[[ PROVIDED DATA open ]]

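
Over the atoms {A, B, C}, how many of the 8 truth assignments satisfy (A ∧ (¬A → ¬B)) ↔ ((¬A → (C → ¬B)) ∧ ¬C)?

Initial set: {((A ∧ (¬A → ¬B)) ↔ ((¬A → (C → ¬B)) ∧ ¬C))}.
((A ∧ (¬A → ¬B)) ↔ ((¬A → (C → ¬B)) ∧ ¬C)): β-rule — branch into (A ∧ (¬A → ¬B)), ((¬A → (C → ¬B)) ∧ ¬C)  //  ¬(A ∧ (¬A → ¬B)), ¬((¬A → (C → ¬B)) ∧ ¬C).
  branch 1 (add (A ∧ (¬A → ¬B)), ((¬A → (C → ¬B)) ∧ ¬C)):
    (A ∧ (¬A → ¬B)): α-rule — add A, (¬A → ¬B).
    ((¬A → (C → ¬B)) ∧ ¬C): α-rule — add (¬A → (C → ¬B)), ¬C.
    (¬A → ¬B): β-rule — branch into ¬¬A  //  ¬B.
      branch 1.1 (add ¬¬A):
        (¬A → (C → ¬B)): β-rule — branch into ¬¬A  //  (C → ¬B).
          branch 1.1.1 (add ¬¬A):
            ○ open, literals {A=true, C=false}.
          branch 1.1.2 (add (C → ¬B)):
            (C → ¬B): β-rule — branch into ¬C  //  ¬B.
              branch 1.1.2.1 (add ¬C):
                ○ open, literals {A=true, C=false}.
              branch 1.1.2.2 (add ¬B):
                ○ open, literals {A=true, B=false, C=false}.
      branch 1.2 (add ¬B):
        (¬A → (C → ¬B)): β-rule — branch into ¬¬A  //  (C → ¬B).
          branch 1.2.1 (add ¬¬A):
            ○ open, literals {A=true, B=false, C=false}.
          branch 1.2.2 (add (C → ¬B)):
            (C → ¬B): β-rule — branch into ¬C  //  ¬B.
              branch 1.2.2.1 (add ¬C):
                ○ open, literals {A=true, B=false, C=false}.
              branch 1.2.2.2 (add ¬B):
                ○ open, literals {A=true, B=false, C=false}.
  branch 2 (add ¬(A ∧ (¬A → ¬B)), ¬((¬A → (C → ¬B)) ∧ ¬C)):
    ¬(A ∧ (¬A → ¬B)): β-rule — branch into ¬A  //  ¬(¬A → ¬B).
      branch 2.1 (add ¬A):
        ¬((¬A → (C → ¬B)) ∧ ¬C): β-rule — branch into ¬(¬A → (C → ¬B))  //  ¬¬C.
          branch 2.1.1 (add ¬(¬A → (C → ¬B))):
            ¬(¬A → (C → ¬B)): α-rule — add ¬A, ¬(C → ¬B).
            ¬(C → ¬B): α-rule — add C, ¬¬B.
            ○ open, literals {A=false, B=true, C=true}.
          branch 2.1.2 (add ¬¬C):
            ○ open, literals {A=false, C=true}.
      branch 2.2 (add ¬(¬A → ¬B)):
        ¬(¬A → ¬B): α-rule — add ¬A, ¬¬B.
        ¬((¬A → (C → ¬B)) ∧ ¬C): β-rule — branch into ¬(¬A → (C → ¬B))  //  ¬¬C.
          branch 2.2.1 (add ¬(¬A → (C → ¬B))):
            ¬(¬A → (C → ¬B)): α-rule — add ¬A, ¬(C → ¬B).
            ¬(C → ¬B): α-rule — add C, ¬¬B.
            ○ open, literals {A=false, B=true, C=true}.
          branch 2.2.2 (add ¬¬C):
            ○ open, literals {A=false, B=true, C=true}.
0 branches closed, 10 open.
Each open branch fixes some atoms; the unmentioned ones are free. Counting distinct full assignments: branch {A=true, C=false} (B) contributes 2 new; branch {A=true, C=false} (B) contributes 0 new; branch {A=true, B=false, C=false} (none free) contributes 0 new; branch {A=true, B=false, C=false} (none free) contributes 0 new; branch {A=true, B=false, C=false} (none free) contributes 0 new; branch {A=true, B=false, C=false} (none free) contributes 0 new; branch {A=false, B=true, C=true} (none free) contributes 1 new; branch {A=false, C=true} (B) contributes 1 new; branch {A=false, B=true, C=true} (none free) contributes 0 new; branch {A=false, B=true, C=true} (none free) contributes 0 new. Total: 4.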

[[ PROVIDED DATA closed ]]

Copy out every record exactly.

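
Over the atoms {A, B, C}, how many of the 8 truth assignments satisfy (A ∧ (¬A → ¬B)) ↔ ((¬A → (C → ¬B)) ∧ ¬C)?

Initial set: {((A ∧ (¬A → ¬B)) ↔ ((¬A → (C → ¬B)) ∧ ¬C))}.
((A ∧ (¬A → ¬B)) ↔ ((¬A → (C → ¬B)) ∧ ¬C)): β-rule — branch into (A ∧ (¬A → ¬B)), ((¬A → (C → ¬B)) ∧ ¬C)  //  ¬(A ∧ (¬A → ¬B)), ¬((¬A → (C → ¬B)) ∧ ¬C).
  branch 1 (add (A ∧ (¬A → ¬B)), ((¬A → (C → ¬B)) ∧ ¬C)):
    (A ∧ (¬A → ¬B)): α-rule — add A, (¬A → ¬B).
    ((¬A → (C → ¬B)) ∧ ¬C): α-rule — add (¬A → (C → ¬B)), ¬C.
    (¬A → ¬B): β-rule — branch into ¬¬A  //  ¬B.
      branch 1.1 (add ¬¬A):
        (¬A → (C → ¬B)): β-rule — branch into ¬¬A  //  (C → ¬B).
          branch 1.1.1 (add ¬¬A):
            ○ open, literals {A=true, C=false}.
          branch 1.1.2 (add (C → ¬B)):
            (C → ¬B): β-rule — branch into ¬C  //  ¬B.
              branch 1.1.2.1 (add ¬C):
                ○ open, literals {A=true, C=false}.
              branch 1.1.2.2 (add ¬B):
                ○ open, literals {A=true, B=false, C=false}.
      branch 1.2 (add ¬B):
        (¬A → (C → ¬B)): β-rule — branch into ¬¬A  //  (C → ¬B).
          branch 1.2.1 (add ¬¬A):
            ○ open, literals {A=true, B=false, C=false}.
          branch 1.2.2 (add (C → ¬B)):
            (C → ¬B): β-rule — branch into ¬C  //  ¬B.
              branch 1.2.2.1 (add ¬C):
                ○ open, literals {A=true, B=false, C=false}.
              branch 1.2.2.2 (add ¬B):
                ○ open, literals {A=true, B=false, C=false}.
  branch 2 (add ¬(A ∧ (¬A → ¬B)), ¬((¬A → (C → ¬B)) ∧ ¬C)):
    ¬(A ∧ (¬A → ¬B)): β-rule — branch into ¬A  //  ¬(¬A → ¬B).
      branch 2.1 (add ¬A):
        ¬((¬A → (C → ¬B)) ∧ ¬C): β-rule — branch into ¬(¬A → (C → ¬B))  //  ¬¬C.
          branch 2.1.1 (add ¬(¬A → (C → ¬B))):
            ¬(¬A → (C → ¬B)): α-rule — add ¬A, ¬(C → ¬B).
            ¬(C → ¬B): α-rule — add C, ¬¬B.
            ○ open, literals {A=false, B=true, C=true}.
          branch 2.1.2 (add ¬¬C):
            ○ open, literals {A=false, C=true}.
      branch 2.2 (add ¬(¬A → ¬B)):
        ¬(¬A → ¬B): α-rule — add ¬A, ¬¬B.
        ¬((¬A → (C → ¬B)) ∧ ¬C): β-rule — branch into ¬(¬A → (C → ¬B))  //  ¬¬C.
          branch 2.2.1 (add ¬(¬A → (C → ¬B))):
            ¬(¬A → (C → ¬B)): α-rule — add ¬A, ¬(C → ¬B).
            ¬(C → ¬B): α-rule — add C, ¬¬B.
            ○ open, literals {A=false, B=true, C=true}.
          branch 2.2.2 (add ¬¬C):
            ○ open, literals {A=false, B=true, C=true}.
0 branches closed, 10 open.
Each open branch fixes some atoms; the unmentioned ones are free. Counting distinct full assignments: branch {A=true, C=false} (B) contributes 2 new; branch {A=true, C=false} (B) contributes 0 new; branch {A=true, B=false, C=false} (none free) contributes 0 new; branch {A=true, B=false, C=false} (none free) contributes 0 new; branch {A=true, B=false, C=false} (none free) contributes 0 new; branch {A=true, B=false, C=false} (none free) contributes 0 new; branch {A=false, B=true, C=true} (none free) contributes 1 new; branch {A=false, C=true} (B) contributes 1 new; branch {A=false, B=true, C=true} (none free) contributes 0 new; branch {A=false, B=true, C=true} (none free) contributes 0 new. Total: 4.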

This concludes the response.